Stored data
+---+
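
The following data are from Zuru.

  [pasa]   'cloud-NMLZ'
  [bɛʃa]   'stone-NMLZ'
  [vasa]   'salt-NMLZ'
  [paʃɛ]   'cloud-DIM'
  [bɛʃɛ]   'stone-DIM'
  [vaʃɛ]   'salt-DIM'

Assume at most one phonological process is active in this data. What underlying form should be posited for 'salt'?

The stem for 'salt' ends in [ʃ] in [vaʃɛ] but [s] in [vasa].
Compare 'stone', with invariant [ʃ] in [bɛʃɛ] and [bɛʃa]: an analysis with underlying /ʃ/ and a rule producing [s] before the NMLZ suffix would wrongly predict alternation here too.
Therefore /s/ is basic and [ʃ] is derived by palatalization before a front vowel (/s/ becomes palato-alveolar [ʃ] before a front vowel).

/vas/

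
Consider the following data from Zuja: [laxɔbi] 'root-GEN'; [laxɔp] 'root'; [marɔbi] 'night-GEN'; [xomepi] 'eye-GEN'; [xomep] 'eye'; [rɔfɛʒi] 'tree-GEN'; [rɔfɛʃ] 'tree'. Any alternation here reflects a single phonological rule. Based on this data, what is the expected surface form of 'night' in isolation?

'root' shows [b] ~ [p] at the end of the stem ([laxɔbi] vs [laxɔp]).
The stem 'eye' ([xomepi], [xomep]) shows [p] unchanged in both environments, so [p] cannot be basic with [b] derived before the GEN suffix.
Therefore /b/ is basic and [p] is derived by word-final obstruent devoicing (voiced obstruents become voiceless word-finally).
From [marɔbi] the stem 'night' is /marɔb/; word-finally this yields [marɔp].

[marɔp]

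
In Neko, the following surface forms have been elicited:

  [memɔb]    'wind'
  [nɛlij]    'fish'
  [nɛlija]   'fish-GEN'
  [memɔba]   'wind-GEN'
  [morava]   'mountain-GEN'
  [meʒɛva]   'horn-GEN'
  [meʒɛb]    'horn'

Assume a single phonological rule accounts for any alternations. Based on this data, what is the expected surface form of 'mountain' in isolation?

The root 'horn' surfaces as [meʒɛb] and [meʒɛva], with a stem-final [b] ~ [v] alternation.
The stem 'wind' ([memɔb], [memɔba]) shows [b] unchanged in both environments, so [b] cannot be basic with [v] derived before the GEN suffix.
The underlying segment must be /v/; voiced fricatives become stops word-finally, yielding [b] there.
From [morava] the stem 'mountain' is /morav/; word-finally this yields [morab].

[morab]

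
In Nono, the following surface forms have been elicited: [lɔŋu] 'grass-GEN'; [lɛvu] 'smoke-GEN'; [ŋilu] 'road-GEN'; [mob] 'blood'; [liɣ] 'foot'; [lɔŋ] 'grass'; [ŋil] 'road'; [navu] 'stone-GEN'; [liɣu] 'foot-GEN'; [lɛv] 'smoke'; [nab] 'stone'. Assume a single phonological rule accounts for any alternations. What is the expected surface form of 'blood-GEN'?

The stem for 'stone' ends in [b] in [nab] but [v] in [navu].
If /v/ were underlying and a rule turned it into [b] in isolation, 'smoke' would also alternate; but it has [v] in both [lɛv] and [lɛvu].
So /b/ is underlying, and a rule of intervocalic spirantization — voiced stops become fricatives between vowels — gives [v].
From [mob] the stem 'blood' is /mob/; between vowels this yields [movu].

[movu]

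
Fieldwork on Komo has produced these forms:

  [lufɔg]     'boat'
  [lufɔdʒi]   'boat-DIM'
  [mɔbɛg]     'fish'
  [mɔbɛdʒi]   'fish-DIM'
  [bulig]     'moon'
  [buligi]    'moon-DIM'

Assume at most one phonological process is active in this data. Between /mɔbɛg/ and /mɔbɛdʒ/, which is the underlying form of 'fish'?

/mɔbɛdʒ/

'fish' shows [g] ~ [dʒ] at the end of the stem ([mɔbɛg] vs [mɔbɛdʒi]).
But 'moon' keeps [g] in both environments ([bulig], [buligi]), so there is no rule changing /g/ to [dʒ] before the DIM suffix.
Therefore /dʒ/ is basic and [g] is derived by depalatalization (palato-alveolar /dʒ/ becomes [g] when no front vowel follows).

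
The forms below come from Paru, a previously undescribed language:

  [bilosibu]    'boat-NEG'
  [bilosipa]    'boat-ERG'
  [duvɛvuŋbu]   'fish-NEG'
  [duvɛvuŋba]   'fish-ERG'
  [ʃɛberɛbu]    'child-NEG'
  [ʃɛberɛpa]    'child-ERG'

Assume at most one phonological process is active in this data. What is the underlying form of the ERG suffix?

The ERG suffix surfaces as [-ba] and [-pa], depending on the final segment of the stem.
The NEG suffix, which begins with [b], is invariant after every stem; so [b] is not altered by any rule here.
The ERG suffix is therefore /-pa/ underlyingly, with post-nasal voicing: voiceless stops become voiced after a nasal.

/-pa/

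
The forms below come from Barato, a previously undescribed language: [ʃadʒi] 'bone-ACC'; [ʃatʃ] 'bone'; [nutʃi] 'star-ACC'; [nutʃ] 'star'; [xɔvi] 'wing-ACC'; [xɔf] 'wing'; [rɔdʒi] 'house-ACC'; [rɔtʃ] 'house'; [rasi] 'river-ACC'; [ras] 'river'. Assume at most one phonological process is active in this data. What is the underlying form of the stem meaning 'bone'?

The stem for 'bone' ends in [dʒ] in [ʃadʒi] but [tʃ] in [ʃatʃ].
But 'star' keeps [tʃ] in both environments ([nutʃi], [nutʃ]), so there is no rule changing /tʃ/ to [dʒ] before the ACC suffix.
The alternation reflects word-final obstruent devoicing: voiced obstruents become voiceless word-finally. /dʒ/ is underlying.
Hence 'bone' is /ʃadʒ/ underlyingly.

/ʃadʒ/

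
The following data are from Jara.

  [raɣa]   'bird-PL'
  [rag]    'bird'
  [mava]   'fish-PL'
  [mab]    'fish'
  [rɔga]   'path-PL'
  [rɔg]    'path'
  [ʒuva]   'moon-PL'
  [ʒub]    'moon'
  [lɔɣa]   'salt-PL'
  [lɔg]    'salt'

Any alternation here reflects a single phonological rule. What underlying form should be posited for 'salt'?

/lɔɣ/

'salt' shows [ɣ] ~ [g] at the end of the stem ([lɔɣa] vs [lɔg]).
Compare 'path', with invariant [g] in [rɔga] and [rɔg]: an analysis with underlying /g/ and a rule producing [ɣ] before the PL suffix would wrongly predict alternation here too.
The alternation reflects word-final hardening: voiced fricatives become stops word-finally. /ɣ/ is underlying.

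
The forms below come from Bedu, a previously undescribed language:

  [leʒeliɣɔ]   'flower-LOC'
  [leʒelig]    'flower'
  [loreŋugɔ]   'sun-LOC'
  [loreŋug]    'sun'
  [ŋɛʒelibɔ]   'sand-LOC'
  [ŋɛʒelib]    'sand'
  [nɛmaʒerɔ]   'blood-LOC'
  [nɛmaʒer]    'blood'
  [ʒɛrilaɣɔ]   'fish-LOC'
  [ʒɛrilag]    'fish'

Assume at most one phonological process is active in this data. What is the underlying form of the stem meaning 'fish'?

/ʒɛrilaɣ/

In [ʒɛrilaɣɔ] and [ʒɛrilag] the final segment of 'fish' alternates: [ɣ] ~ [g].
Compare 'sun', with invariant [g] in [loreŋugɔ] and [loreŋug]: an analysis with underlying /g/ and a rule producing [ɣ] before the LOC suffix would wrongly predict alternation here too.
Therefore /ɣ/ is basic and [g] is derived by word-final hardening (voiced fricatives become stops word-finally).
Hence 'fish' is /ʒɛrilaɣ/ underlyingly.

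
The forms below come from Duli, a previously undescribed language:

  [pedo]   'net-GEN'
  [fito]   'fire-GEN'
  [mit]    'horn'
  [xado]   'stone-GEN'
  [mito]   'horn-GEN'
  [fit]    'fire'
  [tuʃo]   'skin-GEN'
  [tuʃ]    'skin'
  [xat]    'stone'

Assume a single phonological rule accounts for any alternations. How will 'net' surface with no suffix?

[pet]

In [xat] and [xado] the final segment of 'stone' alternates: [t] ~ [d].
If /t/ were underlying and a rule turned it into [d] before the GEN suffix, 'horn' would also alternate; but it has [t] in both [mit] and [mito].
So /d/ is underlying, and a rule of word-final obstruent devoicing — voiced obstruents become voiceless word-finally — gives [t].
From [pedo] the stem 'net' is /ped/; word-finally this yields [pet].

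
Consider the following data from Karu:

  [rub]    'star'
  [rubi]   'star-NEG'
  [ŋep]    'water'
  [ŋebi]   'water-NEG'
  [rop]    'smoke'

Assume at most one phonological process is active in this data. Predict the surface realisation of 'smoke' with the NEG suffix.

[robi]

'water' shows [p] ~ [b] at the end of the stem ([ŋep] vs [ŋebi]).
The stem 'star' ([rub], [rubi]) shows [b] unchanged in both environments, so [b] cannot be basic with [p] derived in isolation.
Therefore /p/ is basic and [b] is derived by intervocalic voicing (voiceless stops become voiced between vowels).
The one attested form of 'smoke', [rop], shows underlying /rop/. Applying the same rule between vowels gives [robi].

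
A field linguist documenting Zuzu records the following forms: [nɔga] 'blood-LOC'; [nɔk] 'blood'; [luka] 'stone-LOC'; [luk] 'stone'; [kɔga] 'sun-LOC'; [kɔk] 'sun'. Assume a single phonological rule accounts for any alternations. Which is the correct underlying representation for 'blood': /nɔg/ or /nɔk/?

/nɔg/

'blood' shows [g] ~ [k] at the end of the stem ([nɔga] vs [nɔk]).
Compare 'stone', with invariant [k] in [luka] and [luk]: an analysis with underlying /k/ and a rule producing [g] before the LOC suffix would wrongly predict alternation here too.
So /g/ is underlying, and a rule of word-final obstruent devoicing — voiced obstruents become voiceless word-finally — gives [k].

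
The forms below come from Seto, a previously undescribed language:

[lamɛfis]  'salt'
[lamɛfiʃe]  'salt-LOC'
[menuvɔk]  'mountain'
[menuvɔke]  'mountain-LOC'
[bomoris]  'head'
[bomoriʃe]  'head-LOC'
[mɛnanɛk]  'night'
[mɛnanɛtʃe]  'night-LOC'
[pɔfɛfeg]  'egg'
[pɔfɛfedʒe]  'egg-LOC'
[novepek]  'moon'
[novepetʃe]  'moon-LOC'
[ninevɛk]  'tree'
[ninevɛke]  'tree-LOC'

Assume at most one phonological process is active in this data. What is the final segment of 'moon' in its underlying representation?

/tʃ/

'moon' shows [k] ~ [tʃ] at the end of the stem ([novepek] vs [novepetʃe]).
Compare 'tree', with invariant [k] in [ninevɛk] and [ninevɛke]: an analysis with underlying /k/ and a rule producing [tʃ] before the LOC suffix would wrongly predict alternation here too.
The alternation reflects depalatalization: palato-alveolar /tʃ/, /dʒ/ and /ʃ/ become [k], [g] and [s] when no front vowel follows. /tʃ/ is underlying.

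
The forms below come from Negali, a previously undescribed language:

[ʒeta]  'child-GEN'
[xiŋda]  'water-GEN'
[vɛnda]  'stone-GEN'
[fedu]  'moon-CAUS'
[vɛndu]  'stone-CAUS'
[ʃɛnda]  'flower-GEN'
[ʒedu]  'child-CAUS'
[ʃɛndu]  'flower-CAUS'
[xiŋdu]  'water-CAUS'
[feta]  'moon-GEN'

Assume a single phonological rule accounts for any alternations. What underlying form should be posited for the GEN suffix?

The GEN morpheme has two allomorphs, [-da] and [-ta].
The CAUS suffix, which begins with [d], is invariant after every stem; so [d] is not altered by any rule here.
So the underlying form is /-ta/, and voiceless stops become voiced after a nasal.

/-ta/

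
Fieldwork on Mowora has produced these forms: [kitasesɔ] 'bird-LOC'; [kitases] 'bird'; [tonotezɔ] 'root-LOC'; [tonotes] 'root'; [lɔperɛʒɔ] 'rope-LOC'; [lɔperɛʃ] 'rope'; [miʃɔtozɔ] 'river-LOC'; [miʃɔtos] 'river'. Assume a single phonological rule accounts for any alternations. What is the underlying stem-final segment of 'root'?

/z/

'root' shows [z] ~ [s] at the end of the stem ([tonotezɔ] vs [tonotes]).
The stem 'bird' ([kitasesɔ], [kitases]) shows [s] unchanged in both environments, so [s] cannot be basic with [z] derived before the LOC suffix.
So /z/ is underlying, and a rule of word-final obstruent devoicing — voiced obstruents become voiceless word-finally — gives [s].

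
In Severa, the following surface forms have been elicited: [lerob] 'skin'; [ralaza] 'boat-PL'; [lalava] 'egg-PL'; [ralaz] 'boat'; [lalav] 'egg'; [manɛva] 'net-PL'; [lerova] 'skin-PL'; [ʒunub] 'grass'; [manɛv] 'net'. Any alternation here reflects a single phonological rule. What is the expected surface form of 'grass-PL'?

The root 'skin' surfaces as [lerova] and [lerob], with a stem-final [v] ~ [b] alternation.
But 'egg' keeps [v] in both environments ([lalava], [lalav]), so there is no rule changing /v/ to [b] in isolation.
The underlying segment must be /b/; voiced stops become fricatives between vowels, yielding [v] there.
The one attested form of 'grass', [ʒunub], shows underlying /ʒunub/. Applying the same rule between vowels gives [ʒunuva].

[ʒunuva]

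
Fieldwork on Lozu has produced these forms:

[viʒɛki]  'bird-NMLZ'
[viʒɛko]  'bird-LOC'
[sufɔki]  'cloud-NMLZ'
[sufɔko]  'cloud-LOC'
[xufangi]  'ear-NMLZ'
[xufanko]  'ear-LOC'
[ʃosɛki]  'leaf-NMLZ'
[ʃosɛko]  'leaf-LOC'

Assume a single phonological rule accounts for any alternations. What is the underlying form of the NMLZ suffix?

The NMLZ morpheme has two allomorphs, [-gi] and [-ki].
By contrast the LOC suffix keeps its initial [k] throughout — that segment must be underlying.
So the underlying form is /-gi/, and voiced stops become voiceless after a vowel.

/-gi/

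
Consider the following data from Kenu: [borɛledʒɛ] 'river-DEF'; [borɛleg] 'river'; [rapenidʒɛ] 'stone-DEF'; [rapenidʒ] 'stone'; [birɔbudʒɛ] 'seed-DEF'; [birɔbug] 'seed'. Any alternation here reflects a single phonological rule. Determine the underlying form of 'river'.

In [borɛledʒɛ] and [borɛleg] the final segment of 'river' alternates: [dʒ] ~ [g].
If /dʒ/ were underlying and a rule turned it into [g] in isolation, 'stone' would also alternate; but it has [dʒ] in both [rapenidʒɛ] and [rapenidʒ].
Therefore /g/ is basic and [dʒ] is derived by palatalization before a front vowel (/g/ becomes palato-alveolar [dʒ] before a front vowel).

/borɛleg/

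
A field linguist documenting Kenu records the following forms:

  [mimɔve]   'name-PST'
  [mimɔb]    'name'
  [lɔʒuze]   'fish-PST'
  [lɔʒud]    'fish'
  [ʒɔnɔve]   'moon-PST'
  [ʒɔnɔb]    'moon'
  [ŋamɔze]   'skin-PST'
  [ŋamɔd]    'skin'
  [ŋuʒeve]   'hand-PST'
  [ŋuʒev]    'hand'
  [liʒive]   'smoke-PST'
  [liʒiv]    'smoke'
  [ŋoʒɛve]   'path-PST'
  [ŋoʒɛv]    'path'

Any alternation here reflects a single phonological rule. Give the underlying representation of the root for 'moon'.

'moon' shows [v] ~ [b] at the end of the stem ([ʒɔnɔve] vs [ʒɔnɔb]).
If /v/ were underlying and a rule turned it into [b] in isolation, 'hand' would also alternate; but it has [v] in both [ŋuʒeve] and [ŋuʒev].
The underlying segment must be /b/; voiced stops become fricatives between vowels, yielding [v] there.

/ʒɔnɔb/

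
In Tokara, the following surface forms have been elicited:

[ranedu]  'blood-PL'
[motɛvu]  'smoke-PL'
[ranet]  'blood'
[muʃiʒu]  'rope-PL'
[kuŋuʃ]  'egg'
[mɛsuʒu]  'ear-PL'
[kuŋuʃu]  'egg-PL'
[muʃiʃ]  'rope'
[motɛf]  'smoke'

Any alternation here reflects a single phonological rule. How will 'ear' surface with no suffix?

'rope' shows [ʃ] ~ [ʒ] at the end of the stem ([muʃiʃ] vs [muʃiʒu]).
The stem 'egg' ([kuŋuʃ], [kuŋuʃu]) shows [ʃ] unchanged in both environments, so [ʃ] cannot be basic with [ʒ] derived before the PL suffix.
The alternation reflects word-final obstruent devoicing: voiced obstruents become voiceless word-finally. /ʒ/ is underlying.
The one attested form of 'ear', [mɛsuʒu], shows underlying /mɛsuʒ/. Applying the same rule word-finally gives [mɛsuʃ].

[mɛsuʃ]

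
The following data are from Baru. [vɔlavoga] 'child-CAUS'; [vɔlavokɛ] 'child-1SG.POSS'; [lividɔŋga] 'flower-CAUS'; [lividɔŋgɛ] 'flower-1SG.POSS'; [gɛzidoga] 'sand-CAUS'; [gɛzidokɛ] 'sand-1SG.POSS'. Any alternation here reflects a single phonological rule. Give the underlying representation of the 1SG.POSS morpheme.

The 1SG.POSS suffix surfaces as [-gɛ] and [-kɛ], depending on the final segment of the stem.
The CAUS suffix, which begins with [g], is invariant after every stem; so [g] is not altered by any rule here.
So the underlying form is /-kɛ/, and voiceless stops become voiced after a nasal.

/-kɛ/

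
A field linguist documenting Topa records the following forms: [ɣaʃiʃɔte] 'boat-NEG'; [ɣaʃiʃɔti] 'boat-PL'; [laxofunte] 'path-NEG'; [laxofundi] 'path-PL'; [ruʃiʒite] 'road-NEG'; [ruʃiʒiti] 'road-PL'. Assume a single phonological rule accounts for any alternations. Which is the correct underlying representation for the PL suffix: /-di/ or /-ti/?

The PL suffix surfaces as [-di] and [-ti], depending on the final segment of the stem.
The NEG suffix, which begins with [t], is invariant after every stem; so [t] is not altered by any rule here.
The PL suffix is therefore /-di/ underlyingly, with post-vocalic devoicing: voiced stops become voiceless after a vowel.

/-di/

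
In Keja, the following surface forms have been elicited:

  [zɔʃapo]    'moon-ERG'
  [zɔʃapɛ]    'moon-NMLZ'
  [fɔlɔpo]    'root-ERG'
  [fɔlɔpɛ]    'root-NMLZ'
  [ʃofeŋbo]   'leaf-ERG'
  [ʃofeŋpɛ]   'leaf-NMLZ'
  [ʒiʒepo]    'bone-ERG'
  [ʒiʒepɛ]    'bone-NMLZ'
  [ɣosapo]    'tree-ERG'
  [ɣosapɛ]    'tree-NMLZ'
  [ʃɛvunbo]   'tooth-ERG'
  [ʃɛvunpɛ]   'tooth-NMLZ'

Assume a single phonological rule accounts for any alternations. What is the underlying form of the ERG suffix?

The ERG morpheme has two allomorphs, [-bo] and [-po].
The NMLZ suffix, which begins with [p], is invariant after every stem; so [p] is not altered by any rule here.
So the underlying form is /-bo/, and voiced stops become voiceless after a vowel.

/-bo/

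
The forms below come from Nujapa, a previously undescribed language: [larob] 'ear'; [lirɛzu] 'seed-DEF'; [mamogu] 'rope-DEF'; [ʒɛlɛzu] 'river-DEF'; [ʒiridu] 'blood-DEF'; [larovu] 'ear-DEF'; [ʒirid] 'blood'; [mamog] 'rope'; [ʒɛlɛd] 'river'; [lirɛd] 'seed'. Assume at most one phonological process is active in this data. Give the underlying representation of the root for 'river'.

/ʒɛlɛz/

'river' shows [z] ~ [d] at the end of the stem ([ʒɛlɛzu] vs [ʒɛlɛd]).
But 'blood' keeps [d] in both environments ([ʒiridu], [ʒirid]), so there is no rule changing /d/ to [z] before the DEF suffix.
So /z/ is underlying, and a rule of word-final hardening — voiced fricatives become stops word-finally — gives [d].
So 'river' = /ʒɛlɛz/.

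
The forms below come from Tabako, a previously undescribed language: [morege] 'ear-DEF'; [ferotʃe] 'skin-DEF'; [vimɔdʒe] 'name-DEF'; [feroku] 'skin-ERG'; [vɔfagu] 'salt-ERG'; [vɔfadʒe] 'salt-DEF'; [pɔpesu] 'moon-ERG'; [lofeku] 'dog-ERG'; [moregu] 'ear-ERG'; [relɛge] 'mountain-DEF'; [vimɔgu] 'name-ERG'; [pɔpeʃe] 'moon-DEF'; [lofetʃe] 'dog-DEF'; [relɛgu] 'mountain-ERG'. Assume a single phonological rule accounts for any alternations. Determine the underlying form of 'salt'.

/vɔfadʒ/

'salt' shows [dʒ] ~ [g] at the end of the stem ([vɔfadʒe] vs [vɔfagu]).
The stem 'ear' ([morege], [moregu]) shows [g] unchanged in both environments, so [g] cannot be basic with [dʒ] derived before the DEF suffix.
The alternation reflects depalatalization: palato-alveolar /tʃ/, /dʒ/ and /ʃ/ become [k], [g] and [s] when no front vowel follows. /dʒ/ is underlying.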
+---+
* WHAT YOU ARE ASKED TO DO
Within the records above, count the lines that hold the word "leaf" and give only that number.

* SOLVED PROBLEM
4